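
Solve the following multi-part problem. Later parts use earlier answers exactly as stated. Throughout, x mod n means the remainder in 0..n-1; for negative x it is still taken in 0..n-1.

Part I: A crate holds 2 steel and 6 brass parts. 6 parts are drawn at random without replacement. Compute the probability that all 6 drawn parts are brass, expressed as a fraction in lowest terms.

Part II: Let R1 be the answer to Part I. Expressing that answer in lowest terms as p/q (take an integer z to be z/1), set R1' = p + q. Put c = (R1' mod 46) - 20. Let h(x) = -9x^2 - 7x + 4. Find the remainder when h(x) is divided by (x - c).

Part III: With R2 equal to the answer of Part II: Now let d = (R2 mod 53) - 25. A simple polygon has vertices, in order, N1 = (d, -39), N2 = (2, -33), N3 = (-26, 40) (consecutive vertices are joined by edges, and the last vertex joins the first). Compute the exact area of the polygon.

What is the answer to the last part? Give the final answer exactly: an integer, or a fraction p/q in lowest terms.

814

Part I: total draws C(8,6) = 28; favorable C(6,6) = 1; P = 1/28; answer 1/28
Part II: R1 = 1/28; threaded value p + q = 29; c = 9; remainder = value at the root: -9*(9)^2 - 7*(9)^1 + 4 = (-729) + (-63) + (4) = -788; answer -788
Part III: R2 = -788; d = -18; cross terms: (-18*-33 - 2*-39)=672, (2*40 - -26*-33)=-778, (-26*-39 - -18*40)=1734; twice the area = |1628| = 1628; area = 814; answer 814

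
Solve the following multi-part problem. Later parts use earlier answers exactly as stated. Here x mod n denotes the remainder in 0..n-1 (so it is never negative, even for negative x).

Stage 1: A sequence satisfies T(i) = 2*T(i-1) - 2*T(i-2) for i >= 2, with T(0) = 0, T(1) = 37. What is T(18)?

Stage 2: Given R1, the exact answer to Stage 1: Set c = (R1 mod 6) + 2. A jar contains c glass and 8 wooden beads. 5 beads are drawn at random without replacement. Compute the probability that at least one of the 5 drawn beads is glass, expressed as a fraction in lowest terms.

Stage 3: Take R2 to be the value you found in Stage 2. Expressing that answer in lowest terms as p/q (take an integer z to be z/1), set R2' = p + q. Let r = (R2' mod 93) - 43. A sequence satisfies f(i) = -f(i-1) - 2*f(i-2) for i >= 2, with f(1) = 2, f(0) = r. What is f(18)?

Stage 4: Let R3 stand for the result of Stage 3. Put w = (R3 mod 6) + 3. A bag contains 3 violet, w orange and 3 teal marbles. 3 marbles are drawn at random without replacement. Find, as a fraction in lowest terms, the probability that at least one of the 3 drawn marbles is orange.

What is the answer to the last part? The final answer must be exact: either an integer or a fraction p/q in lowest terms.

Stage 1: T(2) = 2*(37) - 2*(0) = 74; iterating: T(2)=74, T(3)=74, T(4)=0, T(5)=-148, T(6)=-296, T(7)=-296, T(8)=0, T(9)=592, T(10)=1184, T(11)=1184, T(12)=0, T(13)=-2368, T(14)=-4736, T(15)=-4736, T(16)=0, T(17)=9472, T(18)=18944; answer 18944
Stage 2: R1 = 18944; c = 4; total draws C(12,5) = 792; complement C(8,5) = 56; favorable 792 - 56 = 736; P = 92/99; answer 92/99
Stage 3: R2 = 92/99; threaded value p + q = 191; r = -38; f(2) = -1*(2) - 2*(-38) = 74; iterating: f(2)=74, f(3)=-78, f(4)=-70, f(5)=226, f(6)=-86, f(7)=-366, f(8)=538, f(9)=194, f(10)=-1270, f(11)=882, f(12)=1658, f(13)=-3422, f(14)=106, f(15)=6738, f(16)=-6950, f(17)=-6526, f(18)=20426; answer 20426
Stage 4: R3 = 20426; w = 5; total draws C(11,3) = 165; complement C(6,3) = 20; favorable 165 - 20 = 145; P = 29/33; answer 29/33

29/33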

--- Goal of the exercise ---
Each line in the entries above, starting at the line with "Part I: A crate" and ending at the line with "Part III: With", is to be printed exactly, and only those lines.

--- Result ---
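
Part I: A crate holds 2 steel and 6 brass parts. 6 parts are drawn at random without replacement. Compute the probability that all 6 drawn parts are brass, expressed as a fraction in lowest terms.

Part II: Let R1 be the answer to Part I. Expressing that answer in lowest terms as p/q (take an integer z to be z/1), set R1' = p + q. Put c = (R1' mod 46) - 20. Let h(x) = -9x^2 - 7x + 4. Find the remainder when h(x) is divided by (x - c).

Part III: With R2 equal to the answer of Part II: Now let d = (R2 mod 53) - 25. A simple polygon has vertices, in order, N1 = (d, -39), N2 = (2, -33), N3 = (-26, 40) (consecutive vertices are joined by edges, and the last vertex joins the first). Compute the exact area of the polygon.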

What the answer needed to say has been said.